Copy each of the following entries back without change.

Stored data:
───

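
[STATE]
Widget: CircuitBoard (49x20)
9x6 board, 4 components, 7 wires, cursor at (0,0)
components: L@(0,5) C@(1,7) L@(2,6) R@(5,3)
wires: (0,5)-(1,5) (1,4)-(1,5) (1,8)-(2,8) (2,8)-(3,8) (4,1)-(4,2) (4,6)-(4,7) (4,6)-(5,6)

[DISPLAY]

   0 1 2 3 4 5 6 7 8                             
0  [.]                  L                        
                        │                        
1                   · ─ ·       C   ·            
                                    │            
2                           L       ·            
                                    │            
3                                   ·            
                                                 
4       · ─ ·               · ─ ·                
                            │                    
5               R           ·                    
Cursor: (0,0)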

───

WRITTEN RESPONSE:
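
[STATE]
Widget: CircuitBoard (49x20)
9x6 board, 4 components, 7 wires, cursor at (0,0)
components: L@(0,5) C@(1,7) L@(2,6) R@(5,3)
wires: (0,5)-(1,5) (1,4)-(1,5) (1,8)-(2,8) (2,8)-(3,8) (4,1)-(4,2) (4,6)-(4,7) (4,6)-(5,6)

[DISPLAY]

   0 1 2 3 4 5 6 7 8                             
0  [.]                  L                        
                        │                        
1                   · ─ ·       C   ·            
                                    │            
2                           L       ·            
                                    │            
3                                   ·            
                                                 
4       · ─ ·               · ─ ·                
                            │                    
5               R           ·                    
Cursor: (0,0)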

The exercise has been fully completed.